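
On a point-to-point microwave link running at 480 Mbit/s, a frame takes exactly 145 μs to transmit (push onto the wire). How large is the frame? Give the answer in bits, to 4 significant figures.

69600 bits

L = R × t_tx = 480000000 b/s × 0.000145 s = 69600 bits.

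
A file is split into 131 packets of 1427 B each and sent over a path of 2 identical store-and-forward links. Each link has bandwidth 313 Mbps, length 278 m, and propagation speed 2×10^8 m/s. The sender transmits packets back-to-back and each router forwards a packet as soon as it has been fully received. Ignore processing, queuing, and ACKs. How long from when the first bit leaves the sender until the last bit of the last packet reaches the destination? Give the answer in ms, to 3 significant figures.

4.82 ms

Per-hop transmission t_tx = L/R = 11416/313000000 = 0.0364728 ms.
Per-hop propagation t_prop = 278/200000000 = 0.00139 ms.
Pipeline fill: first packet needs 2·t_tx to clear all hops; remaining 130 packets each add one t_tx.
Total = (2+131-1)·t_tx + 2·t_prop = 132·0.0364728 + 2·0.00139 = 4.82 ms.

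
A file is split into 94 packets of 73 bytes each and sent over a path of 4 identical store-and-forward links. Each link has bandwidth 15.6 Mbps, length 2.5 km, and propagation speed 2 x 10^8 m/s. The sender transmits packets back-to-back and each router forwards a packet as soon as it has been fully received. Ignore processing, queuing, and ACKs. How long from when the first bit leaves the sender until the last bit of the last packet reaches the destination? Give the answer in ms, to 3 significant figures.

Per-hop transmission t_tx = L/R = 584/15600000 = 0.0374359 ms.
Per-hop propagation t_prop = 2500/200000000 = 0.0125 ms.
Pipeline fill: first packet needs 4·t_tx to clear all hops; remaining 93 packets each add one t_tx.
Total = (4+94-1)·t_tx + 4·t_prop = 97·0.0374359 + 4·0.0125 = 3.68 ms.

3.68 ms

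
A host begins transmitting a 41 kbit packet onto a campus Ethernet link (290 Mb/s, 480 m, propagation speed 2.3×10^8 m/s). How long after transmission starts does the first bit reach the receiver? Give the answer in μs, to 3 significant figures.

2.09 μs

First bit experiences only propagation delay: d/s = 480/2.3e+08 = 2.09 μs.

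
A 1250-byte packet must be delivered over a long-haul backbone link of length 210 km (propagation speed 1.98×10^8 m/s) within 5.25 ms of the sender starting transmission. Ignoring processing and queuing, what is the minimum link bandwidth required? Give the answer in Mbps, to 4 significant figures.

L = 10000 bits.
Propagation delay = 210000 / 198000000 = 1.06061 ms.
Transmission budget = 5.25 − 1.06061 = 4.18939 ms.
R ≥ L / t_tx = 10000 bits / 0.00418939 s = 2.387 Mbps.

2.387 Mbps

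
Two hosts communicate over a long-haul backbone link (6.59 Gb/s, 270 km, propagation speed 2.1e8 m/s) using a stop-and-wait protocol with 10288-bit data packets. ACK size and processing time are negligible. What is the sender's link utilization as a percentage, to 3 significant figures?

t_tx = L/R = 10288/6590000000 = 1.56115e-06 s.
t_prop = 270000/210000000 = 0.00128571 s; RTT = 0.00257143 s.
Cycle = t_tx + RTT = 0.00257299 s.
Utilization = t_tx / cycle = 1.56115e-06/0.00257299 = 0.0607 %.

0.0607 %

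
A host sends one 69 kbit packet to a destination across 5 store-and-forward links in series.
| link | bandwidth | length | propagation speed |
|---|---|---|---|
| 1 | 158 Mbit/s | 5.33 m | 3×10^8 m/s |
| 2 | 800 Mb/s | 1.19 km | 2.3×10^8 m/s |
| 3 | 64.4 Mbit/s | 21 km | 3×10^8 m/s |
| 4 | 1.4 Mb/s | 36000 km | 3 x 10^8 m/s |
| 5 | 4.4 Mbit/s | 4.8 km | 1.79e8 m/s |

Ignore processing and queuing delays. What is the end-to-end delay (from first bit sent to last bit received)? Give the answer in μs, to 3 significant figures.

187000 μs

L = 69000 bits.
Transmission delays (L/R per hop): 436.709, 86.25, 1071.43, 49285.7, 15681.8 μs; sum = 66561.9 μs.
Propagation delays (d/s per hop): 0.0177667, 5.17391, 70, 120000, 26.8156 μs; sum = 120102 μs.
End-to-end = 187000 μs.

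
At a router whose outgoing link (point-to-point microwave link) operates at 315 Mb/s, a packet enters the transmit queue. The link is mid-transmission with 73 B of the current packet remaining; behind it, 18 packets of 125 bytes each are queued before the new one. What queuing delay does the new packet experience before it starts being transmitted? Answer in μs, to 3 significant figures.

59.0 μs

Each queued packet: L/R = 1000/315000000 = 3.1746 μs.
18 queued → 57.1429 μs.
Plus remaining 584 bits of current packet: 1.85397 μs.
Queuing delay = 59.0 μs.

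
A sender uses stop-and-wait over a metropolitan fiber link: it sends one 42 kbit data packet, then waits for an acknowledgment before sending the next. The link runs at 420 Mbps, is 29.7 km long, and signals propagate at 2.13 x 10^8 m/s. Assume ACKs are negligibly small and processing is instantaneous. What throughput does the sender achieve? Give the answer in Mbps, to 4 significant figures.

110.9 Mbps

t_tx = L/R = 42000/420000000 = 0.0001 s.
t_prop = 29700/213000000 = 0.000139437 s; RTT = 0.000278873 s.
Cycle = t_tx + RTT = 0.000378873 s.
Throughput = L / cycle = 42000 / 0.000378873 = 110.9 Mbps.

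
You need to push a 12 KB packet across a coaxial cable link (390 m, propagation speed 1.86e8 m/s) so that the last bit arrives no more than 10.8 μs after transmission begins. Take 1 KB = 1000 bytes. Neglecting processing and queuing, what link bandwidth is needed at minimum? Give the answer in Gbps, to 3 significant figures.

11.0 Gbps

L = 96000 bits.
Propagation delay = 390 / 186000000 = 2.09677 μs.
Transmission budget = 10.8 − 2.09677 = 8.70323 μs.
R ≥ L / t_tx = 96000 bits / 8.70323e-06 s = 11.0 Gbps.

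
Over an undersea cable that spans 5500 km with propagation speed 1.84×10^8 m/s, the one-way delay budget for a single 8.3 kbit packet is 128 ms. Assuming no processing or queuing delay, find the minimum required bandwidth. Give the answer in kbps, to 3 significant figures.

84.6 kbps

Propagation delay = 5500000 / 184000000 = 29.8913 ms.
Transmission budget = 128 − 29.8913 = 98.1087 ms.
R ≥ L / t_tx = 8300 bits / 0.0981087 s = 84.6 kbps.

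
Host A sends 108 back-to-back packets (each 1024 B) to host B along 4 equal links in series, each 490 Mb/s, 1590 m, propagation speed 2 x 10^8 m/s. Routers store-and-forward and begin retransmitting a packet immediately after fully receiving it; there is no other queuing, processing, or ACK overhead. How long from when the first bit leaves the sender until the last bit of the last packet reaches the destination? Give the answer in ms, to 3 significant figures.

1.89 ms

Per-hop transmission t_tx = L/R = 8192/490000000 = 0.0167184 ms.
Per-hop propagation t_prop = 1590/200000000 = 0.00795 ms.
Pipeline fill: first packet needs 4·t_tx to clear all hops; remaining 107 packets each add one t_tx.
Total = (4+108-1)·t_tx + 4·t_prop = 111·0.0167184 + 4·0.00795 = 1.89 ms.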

_THE PROBLEM:_ Using the listing above, print every entry verbatim.

_WRITTEN REPLY:_
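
On a point-to-point microwave link running at 480 Mbit/s, a frame takes exactly 145 μs to transmit (push onto the wire). How large is the frame? Give the answer in bits, to 4 significant figures.

69600 bits

L = R × t_tx = 480000000 b/s × 0.000145 s = 69600 bits.

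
A file is split into 131 packets of 1427 B each and sent over a path of 2 identical store-and-forward links. Each link has bandwidth 313 Mbps, length 278 m, and propagation speed 2×10^8 m/s. The sender transmits packets back-to-back and each router forwards a packet as soon as it has been fully received. Ignore processing, queuing, and ACKs. How long from when the first bit leaves the sender until the last bit of the last packet reaches the destination? Give the answer in ms, to 3 significant figures.

4.82 ms

Per-hop transmission t_tx = L/R = 11416/313000000 = 0.0364728 ms.
Per-hop propagation t_prop = 278/200000000 = 0.00139 ms.
Pipeline fill: first packet needs 2·t_tx to clear all hops; remaining 130 packets each add one t_tx.
Total = (2+131-1)·t_tx + 2·t_prop = 132·0.0364728 + 2·0.00139 = 4.82 ms.

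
A file is split into 94 packets of 73 bytes each and sent over a path of 4 identical store-and-forward links. Each link has bandwidth 15.6 Mbps, length 2.5 km, and propagation speed 2 x 10^8 m/s. The sender transmits packets back-to-back and each router forwards a packet as soon as it has been fully received. Ignore processing, queuing, and ACKs. How long from when the first bit leaves the sender until the last bit of the last packet reaches the destination? Give the answer in ms, to 3 significant figures.

Per-hop transmission t_tx = L/R = 584/15600000 = 0.0374359 ms.
Per-hop propagation t_prop = 2500/200000000 = 0.0125 ms.
Pipeline fill: first packet needs 4·t_tx to clear all hops; remaining 93 packets each add one t_tx.
Total = (4+94-1)·t_tx + 4·t_prop = 97·0.0374359 + 4·0.0125 = 3.68 ms.

3.68 ms

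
A host begins transmitting a 41 kbit packet onto a campus Ethernet link (290 Mb/s, 480 m, propagation speed 2.3×10^8 m/s). How long after transmission starts does the first bit reach the receiver? Give the answer in μs, to 3 significant figures.

2.09 μs

First bit experiences only propagation delay: d/s = 480/2.3e+08 = 2.09 μs.

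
A 1250-byte packet must be delivered over a long-haul backbone link of length 210 km (propagation speed 1.98×10^8 m/s) within 5.25 ms of the sender starting transmission. Ignoring processing and queuing, what is the minimum link bandwidth required? Give the answer in Mbps, to 4 significant figures.

L = 10000 bits.
Propagation delay = 210000 / 198000000 = 1.06061 ms.
Transmission budget = 5.25 − 1.06061 = 4.18939 ms.
R ≥ L / t_tx = 10000 bits / 0.00418939 s = 2.387 Mbps.

2.387 Mbps

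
Two hosts communicate over a long-haul backbone link (6.59 Gb/s, 270 km, propagation speed 2.1e8 m/s) using a stop-and-wait protocol with 10288-bit data packets. ACK size and processing time are negligible. What is the sender's link utilization as a percentage, to 3 significant figures?

t_tx = L/R = 10288/6590000000 = 1.56115e-06 s.
t_prop = 270000/210000000 = 0.00128571 s; RTT = 0.00257143 s.
Cycle = t_tx + RTT = 0.00257299 s.
Utilization = t_tx / cycle = 1.56115e-06/0.00257299 = 0.0607 %.

0.0607 %

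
A host sends one 69 kbit packet to a destination across 5 store-and-forward links in series.
| link | bandwidth | length | propagation speed |
|---|---|---|---|
| 1 | 158 Mbit/s | 5.33 m | 3×10^8 m/s |
| 2 | 800 Mb/s | 1.19 km | 2.3×10^8 m/s |
| 3 | 64.4 Mbit/s | 21 km | 3×10^8 m/s |
| 4 | 1.4 Mb/s | 36000 km | 3 x 10^8 m/s |
| 5 | 4.4 Mbit/s | 4.8 km | 1.79e8 m/s |

Ignore processing and queuing delays. What is the end-to-end delay (from first bit sent to last bit received)? Give the answer in μs, to 3 significant figures.

187000 μs

L = 69000 bits.
Transmission delays (L/R per hop): 436.709, 86.25, 1071.43, 49285.7, 15681.8 μs; sum = 66561.9 μs.
Propagation delays (d/s per hop): 0.0177667, 5.17391, 70, 120000, 26.8156 μs; sum = 120102 μs.
End-to-end = 187000 μs.

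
At a router whose outgoing link (point-to-point microwave link) operates at 315 Mb/s, a packet enters the transmit queue. The link is mid-transmission with 73 B of the current packet remaining; behind it, 18 packets of 125 bytes each are queued before the new one. What queuing delay does the new packet experience before it starts being transmitted? Answer in μs, to 3 significant figures.

59.0 μs

Each queued packet: L/R = 1000/315000000 = 3.1746 μs.
18 queued → 57.1429 μs.
Plus remaining 584 bits of current packet: 1.85397 μs.
Queuing delay = 59.0 μs.

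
A sender uses stop-and-wait over a metropolitan fiber link: it sends one 42 kbit data packet, then waits for an acknowledgment before sending the next. The link runs at 420 Mbps, is 29.7 km long, and signals propagate at 2.13 x 10^8 m/s. Assume ACKs are negligibly small and processing is instantaneous. What throughput does the sender achieve? Give the answer in Mbps, to 4 significant figures.

110.9 Mbps

t_tx = L/R = 42000/420000000 = 0.0001 s.
t_prop = 29700/213000000 = 0.000139437 s; RTT = 0.000278873 s.
Cycle = t_tx + RTT = 0.000378873 s.
Throughput = L / cycle = 42000 / 0.000378873 = 110.9 Mbps.

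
You need to push a 12 KB packet across a coaxial cable link (390 m, propagation speed 1.86e8 m/s) so that the last bit arrives no more than 10.8 μs after transmission begins. Take 1 KB = 1000 bytes. Neglecting processing and queuing, what link bandwidth is needed at minimum? Give the answer in Gbps, to 3 significant figures.

11.0 Gbps

L = 96000 bits.
Propagation delay = 390 / 186000000 = 2.09677 μs.
Transmission budget = 10.8 − 2.09677 = 8.70323 μs.
R ≥ L / t_tx = 96000 bits / 8.70323e-06 s = 11.0 Gbps.

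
Over an undersea cable that spans 5500 km with propagation speed 1.84×10^8 m/s, the one-way delay budget for a single 8.3 kbit packet is 128 ms. Assuming no processing or queuing delay, find the minimum required bandwidth. Give the answer in kbps, to 3 significant figures.

84.6 kbps

Propagation delay = 5500000 / 184000000 = 29.8913 ms.
Transmission budget = 128 − 29.8913 = 98.1087 ms.
R ≥ L / t_tx = 8300 bits / 0.0981087 s = 84.6 kbps.

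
Host A sends 108 back-to-back packets (each 1024 B) to host B along 4 equal links in series, each 490 Mb/s, 1590 m, propagation speed 2 x 10^8 m/s. Routers store-and-forward and begin retransmitting a packet immediately after fully receiving it; there is no other queuing, processing, or ACK overhead. How long from when the first bit leaves the sender until the last bit of the last packet reaches the destination? Give the answer in ms, to 3 significant figures.

1.89 ms

Per-hop transmission t_tx = L/R = 8192/490000000 = 0.0167184 ms.
Per-hop propagation t_prop = 1590/200000000 = 0.00795 ms.
Pipeline fill: first packet needs 4·t_tx to clear all hops; remaining 107 packets each add one t_tx.
Total = (4+108-1)·t_tx + 4·t_prop = 111·0.0167184 + 4·0.00795 = 1.89 ms.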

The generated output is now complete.